(Stored items from a collection)
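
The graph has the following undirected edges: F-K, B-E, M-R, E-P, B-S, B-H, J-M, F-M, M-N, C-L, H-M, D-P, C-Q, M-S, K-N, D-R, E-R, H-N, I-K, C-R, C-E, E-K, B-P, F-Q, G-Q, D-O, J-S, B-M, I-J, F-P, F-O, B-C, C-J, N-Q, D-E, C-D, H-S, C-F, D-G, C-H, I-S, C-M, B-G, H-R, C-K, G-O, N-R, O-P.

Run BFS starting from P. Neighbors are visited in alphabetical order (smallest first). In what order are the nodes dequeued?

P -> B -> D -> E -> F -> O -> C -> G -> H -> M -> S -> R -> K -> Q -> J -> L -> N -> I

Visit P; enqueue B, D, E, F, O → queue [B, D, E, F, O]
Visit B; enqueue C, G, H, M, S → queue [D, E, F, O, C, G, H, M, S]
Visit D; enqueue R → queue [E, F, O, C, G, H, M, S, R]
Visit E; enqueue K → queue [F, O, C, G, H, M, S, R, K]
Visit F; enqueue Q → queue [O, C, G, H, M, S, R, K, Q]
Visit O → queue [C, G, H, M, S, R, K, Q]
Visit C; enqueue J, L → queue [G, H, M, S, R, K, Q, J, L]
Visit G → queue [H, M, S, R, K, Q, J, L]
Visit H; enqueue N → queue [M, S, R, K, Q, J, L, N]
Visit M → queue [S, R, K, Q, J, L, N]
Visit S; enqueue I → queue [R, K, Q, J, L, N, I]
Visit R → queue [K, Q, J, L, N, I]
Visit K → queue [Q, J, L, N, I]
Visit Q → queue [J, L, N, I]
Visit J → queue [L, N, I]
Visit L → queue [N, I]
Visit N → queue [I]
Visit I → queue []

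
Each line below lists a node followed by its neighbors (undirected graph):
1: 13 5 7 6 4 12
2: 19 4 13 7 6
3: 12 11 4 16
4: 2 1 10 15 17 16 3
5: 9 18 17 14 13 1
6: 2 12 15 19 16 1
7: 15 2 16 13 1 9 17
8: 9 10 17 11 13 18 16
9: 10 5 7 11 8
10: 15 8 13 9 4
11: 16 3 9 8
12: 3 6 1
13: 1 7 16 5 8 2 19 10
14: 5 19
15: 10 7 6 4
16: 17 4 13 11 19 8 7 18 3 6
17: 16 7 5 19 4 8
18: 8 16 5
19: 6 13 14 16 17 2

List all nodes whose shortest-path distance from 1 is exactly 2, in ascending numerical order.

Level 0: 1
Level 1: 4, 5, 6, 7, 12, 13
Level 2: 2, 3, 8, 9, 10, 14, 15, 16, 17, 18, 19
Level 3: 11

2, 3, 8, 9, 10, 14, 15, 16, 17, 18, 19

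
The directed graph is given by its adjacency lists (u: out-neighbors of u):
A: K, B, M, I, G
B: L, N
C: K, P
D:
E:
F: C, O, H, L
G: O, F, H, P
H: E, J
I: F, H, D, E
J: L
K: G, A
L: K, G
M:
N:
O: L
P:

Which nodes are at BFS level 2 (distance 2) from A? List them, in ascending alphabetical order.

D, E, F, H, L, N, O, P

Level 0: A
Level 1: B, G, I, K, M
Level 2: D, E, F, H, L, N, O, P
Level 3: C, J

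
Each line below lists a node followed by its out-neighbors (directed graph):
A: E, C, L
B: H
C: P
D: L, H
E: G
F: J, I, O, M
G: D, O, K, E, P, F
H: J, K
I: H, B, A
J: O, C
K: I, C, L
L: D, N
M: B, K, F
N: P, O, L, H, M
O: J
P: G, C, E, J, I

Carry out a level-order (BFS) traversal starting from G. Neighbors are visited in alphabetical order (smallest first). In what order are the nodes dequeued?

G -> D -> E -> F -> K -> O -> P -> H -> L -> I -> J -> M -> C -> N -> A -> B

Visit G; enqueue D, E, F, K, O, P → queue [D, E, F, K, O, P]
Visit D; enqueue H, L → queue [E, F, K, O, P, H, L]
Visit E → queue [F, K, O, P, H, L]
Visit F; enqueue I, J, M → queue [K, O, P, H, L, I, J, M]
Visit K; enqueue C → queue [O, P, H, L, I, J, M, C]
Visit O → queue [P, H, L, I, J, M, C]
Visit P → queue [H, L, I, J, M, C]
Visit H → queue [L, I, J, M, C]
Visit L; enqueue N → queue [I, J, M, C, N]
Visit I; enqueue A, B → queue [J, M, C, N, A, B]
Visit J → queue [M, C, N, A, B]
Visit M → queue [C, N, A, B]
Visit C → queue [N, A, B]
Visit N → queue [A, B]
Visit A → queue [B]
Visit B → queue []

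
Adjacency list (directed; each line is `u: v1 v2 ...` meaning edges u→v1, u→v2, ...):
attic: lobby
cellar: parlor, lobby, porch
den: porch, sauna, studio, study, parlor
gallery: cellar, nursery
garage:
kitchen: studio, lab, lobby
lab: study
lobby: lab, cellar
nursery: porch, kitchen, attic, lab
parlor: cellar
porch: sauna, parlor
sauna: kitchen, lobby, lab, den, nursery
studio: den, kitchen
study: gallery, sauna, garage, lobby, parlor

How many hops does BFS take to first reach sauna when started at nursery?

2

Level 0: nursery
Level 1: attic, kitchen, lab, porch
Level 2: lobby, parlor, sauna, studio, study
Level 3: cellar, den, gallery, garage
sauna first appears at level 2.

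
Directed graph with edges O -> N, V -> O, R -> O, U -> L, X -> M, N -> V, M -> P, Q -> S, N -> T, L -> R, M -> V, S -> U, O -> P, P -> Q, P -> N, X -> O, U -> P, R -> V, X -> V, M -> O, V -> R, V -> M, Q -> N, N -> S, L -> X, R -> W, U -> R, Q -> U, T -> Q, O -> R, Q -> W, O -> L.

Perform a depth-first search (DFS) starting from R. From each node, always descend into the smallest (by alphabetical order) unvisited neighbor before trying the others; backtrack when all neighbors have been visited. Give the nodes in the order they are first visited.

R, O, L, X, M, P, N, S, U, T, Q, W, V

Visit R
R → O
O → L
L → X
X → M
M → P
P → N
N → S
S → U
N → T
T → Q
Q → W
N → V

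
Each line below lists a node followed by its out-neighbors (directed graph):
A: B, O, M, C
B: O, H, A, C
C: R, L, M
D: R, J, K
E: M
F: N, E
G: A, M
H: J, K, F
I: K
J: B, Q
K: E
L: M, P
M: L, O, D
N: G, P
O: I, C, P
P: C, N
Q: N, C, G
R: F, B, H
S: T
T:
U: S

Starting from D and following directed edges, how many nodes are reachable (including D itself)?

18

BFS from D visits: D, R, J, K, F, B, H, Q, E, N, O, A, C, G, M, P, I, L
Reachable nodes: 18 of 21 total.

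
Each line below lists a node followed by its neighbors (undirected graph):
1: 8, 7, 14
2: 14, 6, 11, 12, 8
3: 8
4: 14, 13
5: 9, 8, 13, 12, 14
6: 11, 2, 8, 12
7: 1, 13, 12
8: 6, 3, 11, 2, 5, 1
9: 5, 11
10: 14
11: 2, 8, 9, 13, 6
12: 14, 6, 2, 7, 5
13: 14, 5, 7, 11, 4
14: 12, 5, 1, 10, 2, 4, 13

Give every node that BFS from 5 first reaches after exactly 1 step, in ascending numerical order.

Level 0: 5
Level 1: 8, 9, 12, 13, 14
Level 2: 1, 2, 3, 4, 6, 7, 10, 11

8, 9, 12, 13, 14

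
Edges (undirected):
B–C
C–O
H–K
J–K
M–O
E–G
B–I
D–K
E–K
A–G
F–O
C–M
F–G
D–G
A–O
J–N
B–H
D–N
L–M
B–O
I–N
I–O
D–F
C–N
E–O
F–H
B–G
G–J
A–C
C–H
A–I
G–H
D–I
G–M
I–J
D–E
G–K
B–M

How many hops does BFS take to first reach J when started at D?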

◆ To do ◆
After reading each line of the data, give only the number of lines that include the word "graph".

◆ Answer space ◆
7